**Aim of the task:** Within the entries below, how many lines carry the word "What"? State the number and stop.

Collected data entries

+ + + + + + +

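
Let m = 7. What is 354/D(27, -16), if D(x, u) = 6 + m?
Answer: 354/13 ≈ 27.231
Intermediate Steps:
D(x, u) = 13 (D(x, u) = 6 + 7 = 13)
354/D(27, -16) = 354/13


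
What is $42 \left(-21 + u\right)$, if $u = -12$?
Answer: $-1386$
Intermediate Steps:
$42 \left(-21 + u\right) = 42 \left(-21 - 12\right) = 42 \left(-33\right) = -1386$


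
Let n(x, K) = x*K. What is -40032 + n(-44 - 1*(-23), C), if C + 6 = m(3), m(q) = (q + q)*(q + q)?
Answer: -40662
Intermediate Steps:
m(q) = 4*q² (m(q) = (2*q)*(2*q) = 4*q²)
C = 30 (C = -6 + 4*3² = -6 + 4*9 = -6 + 36 = 30)
n(x, K) = K*x
-40032 + n(-44 - 1*(-23), C) = -40032 + 30*(-44 - 1*(-23)) = -40032 + 30*(-44 + 23) = -40032 + 30*(-21) = -40032 - 630 = -40662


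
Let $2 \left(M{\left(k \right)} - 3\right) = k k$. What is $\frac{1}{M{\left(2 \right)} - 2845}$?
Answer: $- \frac{1}{2840} \approx -0.00035211$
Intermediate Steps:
$M{\left(k \right)} = 3 + \frac{k^{2}}{2}$ ($M{\left(k \right)} = 3 + \frac{k k}{2} = 3 + \frac{k^{2}}{2}$)
$\frac{1}{M{\left(2 \right)} - 2845} = \frac{1}{\left(3 + \frac{2^{2}}{2}\right) - 2845} = \frac{1}{\left(3 + \frac{1}{2} \cdot 4\right) - 2845} = \frac{1}{\left(3 + 2\right) - 2845} = \frac{1}{5 - 2845} = \frac{1}{-2840} = - \frac{1}{2840}$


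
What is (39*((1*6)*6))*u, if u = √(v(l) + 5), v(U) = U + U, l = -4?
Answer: 1404*I*√3 ≈ 2431.8*I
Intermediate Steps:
v(U) = 2*U
u = I*√3 (u = √(2*(-4) + 5) = √(-8 + 5) = √(-3) = I*√3 ≈ 1.732*I)
(39*((1*6)*6))*u = (39*((1*6)*6))*(I*√3) = (39*(6*6))*(I*√3) = (39*36)*(I*√3) = 1404*(I*√3) = 1404*I*√3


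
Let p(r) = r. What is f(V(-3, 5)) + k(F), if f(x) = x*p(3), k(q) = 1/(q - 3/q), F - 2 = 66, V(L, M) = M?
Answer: 69383/4621 ≈ 15.015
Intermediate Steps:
F = 68 (F = 2 + 66 = 68)
f(x) = 3*x (f(x) = x*3 = 3*x)
f(V(-3, 5)) + k(F) = 3*5 + 68/(-3 + 68²) = 15 + 68/(-3 + 4624) = 15 + 68/4621 = 69383/4621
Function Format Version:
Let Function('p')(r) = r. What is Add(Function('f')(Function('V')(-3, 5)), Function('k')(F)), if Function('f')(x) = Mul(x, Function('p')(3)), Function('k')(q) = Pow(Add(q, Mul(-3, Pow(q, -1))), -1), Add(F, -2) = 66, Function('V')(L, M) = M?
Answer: Rational(69383, 4621) ≈ 15.015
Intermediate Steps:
F = 68 (F = Add(2, 66) = 68)
Function('f')(x) = Mul(3, x) (Function('f')(x) = Mul(x, 3) = Mul(3, x))
Add(Function('f')(Function('V')(-3, 5)), Function('k')(F)) = Add(Mul(3, 5), Mul(68, Pow(Add(-3, Pow(68, 2)), -1))) = Add(15, Mul(68, Pow(Add(-3, 4624), -1))) = Add(15, Mul(68, Pow(4621, -1))) = Add(15, Mul(68, Rational(1, 4621))) = Add(15, Rational(68, 4621)) = Rational(69383, 4621)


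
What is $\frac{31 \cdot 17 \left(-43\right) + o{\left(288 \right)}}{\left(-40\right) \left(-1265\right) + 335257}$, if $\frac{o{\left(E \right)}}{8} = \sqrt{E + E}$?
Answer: $- \frac{22469}{385857} \approx -0.058231$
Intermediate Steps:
$o{\left(E \right)} = 8 \sqrt{2} \sqrt{E}$ ($o{\left(E \right)} = 8 \sqrt{E + E} = 8 \sqrt{2 E} = 8 \sqrt{2} \sqrt{E}$)
$\frac{31 \cdot 17 \left(-43\right) + o{\left(288 \right)}}{\left(-40\right) \left(-1265\right) + 335257} = \frac{31 \cdot 17 \left(-43\right) + 8 \sqrt{2} \sqrt{288}}{\left(-40\right) \left(-1265\right) + 335257} = \frac{527 \left(-43\right) + 8 \sqrt{2} \cdot 12 \sqrt{2}}{50600 + 335257} = \frac{-22661 + 192}{385857} = \left(-22469\right) \frac{1}{385857} = - \frac{22469}{385857}$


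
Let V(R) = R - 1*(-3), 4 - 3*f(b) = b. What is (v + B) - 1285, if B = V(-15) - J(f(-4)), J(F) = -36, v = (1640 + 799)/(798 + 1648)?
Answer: -3081967/2446 ≈ -1260.0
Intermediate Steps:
v = 2439/2446 ≈ 0.99714
f(b) = 4/3 - b/3
V(R) = 3 + R (V(R) = R + 3 = 3 + R)
B = 24 (B = (3 - 15) - 1*(-36) = -12 + 36 = 24)
(v + B) - 1285 = (2439/2446 + 24) - 1285 = 61143/2446 - 1285 = -3081967/2446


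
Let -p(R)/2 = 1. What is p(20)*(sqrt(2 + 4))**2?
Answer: -12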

+ + + + + + +

**Your response:** 10